Saved entries
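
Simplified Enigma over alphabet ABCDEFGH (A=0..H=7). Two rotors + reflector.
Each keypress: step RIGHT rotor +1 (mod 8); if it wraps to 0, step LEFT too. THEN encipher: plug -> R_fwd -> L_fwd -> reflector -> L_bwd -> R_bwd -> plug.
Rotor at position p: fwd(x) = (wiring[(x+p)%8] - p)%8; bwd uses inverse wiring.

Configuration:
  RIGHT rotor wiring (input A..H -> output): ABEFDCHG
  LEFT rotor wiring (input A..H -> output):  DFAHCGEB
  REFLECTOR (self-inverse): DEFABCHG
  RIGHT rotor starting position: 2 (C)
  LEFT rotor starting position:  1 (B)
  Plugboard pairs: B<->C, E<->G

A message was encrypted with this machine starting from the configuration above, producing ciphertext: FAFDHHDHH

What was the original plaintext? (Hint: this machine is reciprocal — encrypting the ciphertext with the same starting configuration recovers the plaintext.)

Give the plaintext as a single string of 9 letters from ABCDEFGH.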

TASK INSTRUCTIONS:
Among the entries, copy every line containing the word "from".

ANSWER TO THIS TASK:
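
A message was encrypted with this machine starting from the configuration above, producing ciphertext: FAFDHHDHH
Give the plaintext as a single string of 9 letters from ABCDEFGH.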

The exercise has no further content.